Available data:
Segment Open

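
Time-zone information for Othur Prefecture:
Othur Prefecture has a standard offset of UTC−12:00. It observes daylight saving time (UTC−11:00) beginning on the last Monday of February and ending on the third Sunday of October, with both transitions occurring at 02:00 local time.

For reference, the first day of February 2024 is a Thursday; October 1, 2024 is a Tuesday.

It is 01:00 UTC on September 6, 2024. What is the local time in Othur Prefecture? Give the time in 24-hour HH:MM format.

14:00

1 February 2024 is a Thursday, so Mondays fall on 5, 12, 19, 26; the last is February 26.
1 October 2024 is a Tuesday, so the first Sunday is October 6 and the third is October 20.
At the standard offset (UTC−12:00), 01:00 UTC − 12h = 13:00 Othur Prefecture standard time (rolling into the previous day, 5 September 2024).
The standard-time date in Othur Prefecture, September 5, 2024, falls between 26 February and 20 October, so daylight saving is in effect and Othur Prefecture is at UTC−11:00.
01:00 UTC − 11h = 14:00 local (rolling into the previous day, 5 September 2024).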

Segment Closed

Activity: Line by line, repeat the listing exactly as written.

Solution for this problem:
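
Time-zone information for Othur Prefecture:
Othur Prefecture has a standard offset of UTC−12:00. It observes daylight saving time (UTC−11:00) beginning on the last Monday of February and ending on the third Sunday of October, with both transitions occurring at 02:00 local time.

For reference, the first day of February 2024 is a Thursday; October 1, 2024 is a Tuesday.

It is 01:00 UTC on September 6, 2024. What is the local time in Othur Prefecture? Give the time in 24-hour HH:MM format.

14:00

1 February 2024 is a Thursday, so Mondays fall on 5, 12, 19, 26; the last is February 26.
1 October 2024 is a Tuesday, so the first Sunday is October 6 and the third is October 20.
At the standard offset (UTC−12:00), 01:00 UTC − 12h = 13:00 Othur Prefecture standard time (rolling into the previous day, 5 September 2024).
The standard-time date in Othur Prefecture, September 5, 2024, falls between 26 February and 20 October, so daylight saving is in effect and Othur Prefecture is at UTC−11:00.
01:00 UTC − 11h = 14:00 local (rolling into the previous day, 5 September 2024).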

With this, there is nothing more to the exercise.